* _EXERCISE DESCRIPTION_
As soon as the line containing "What is the" appears, copy it and every following line word for word until the records end.

* _DATA SUPPLIED_
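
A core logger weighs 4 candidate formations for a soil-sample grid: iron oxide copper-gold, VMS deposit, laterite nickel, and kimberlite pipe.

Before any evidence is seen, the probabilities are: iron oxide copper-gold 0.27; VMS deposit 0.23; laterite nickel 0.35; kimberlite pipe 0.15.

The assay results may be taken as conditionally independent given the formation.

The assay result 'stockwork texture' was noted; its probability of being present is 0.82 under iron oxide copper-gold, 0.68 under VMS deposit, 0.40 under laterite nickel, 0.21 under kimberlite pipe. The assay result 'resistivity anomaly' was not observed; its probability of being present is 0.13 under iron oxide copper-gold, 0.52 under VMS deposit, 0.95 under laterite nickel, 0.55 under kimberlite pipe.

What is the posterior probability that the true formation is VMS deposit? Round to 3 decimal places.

Multiply each prior by the joint likelihood of the assay result pattern (using 1 − P(present | H) for each absent assay result):
  iron oxide copper-gold: 0.27 × 0.82 × (1 − 0.13) = 0.19262
  VMS deposit: 0.23 × 0.68 × (1 − 0.52) = 0.075072
  laterite nickel: 0.35 × 0.40 × (1 − 0.95) = 0.007
  kimberlite pipe: 0.15 × 0.21 × (1 − 0.55) = 0.014175
The unnormalized weights sum to 0.28887.
P(VMS deposit | evidence) = 0.075072 / 0.28887 ≈ 0.260.

0.260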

* _TASK ANSWER_
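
What is the posterior probability that the true formation is VMS deposit? Round to 3 decimal places.

Multiply each prior by the joint likelihood of the assay result pattern (using 1 − P(present | H) for each absent assay result):
  iron oxide copper-gold: 0.27 × 0.82 × (1 − 0.13) = 0.19262
  VMS deposit: 0.23 × 0.68 × (1 − 0.52) = 0.075072
  laterite nickel: 0.35 × 0.40 × (1 − 0.95) = 0.007
  kimberlite pipe: 0.15 × 0.21 × (1 − 0.55) = 0.014175
The unnormalized weights sum to 0.28887.
P(VMS deposit | evidence) = 0.075072 / 0.28887 ≈ 0.260.

0.260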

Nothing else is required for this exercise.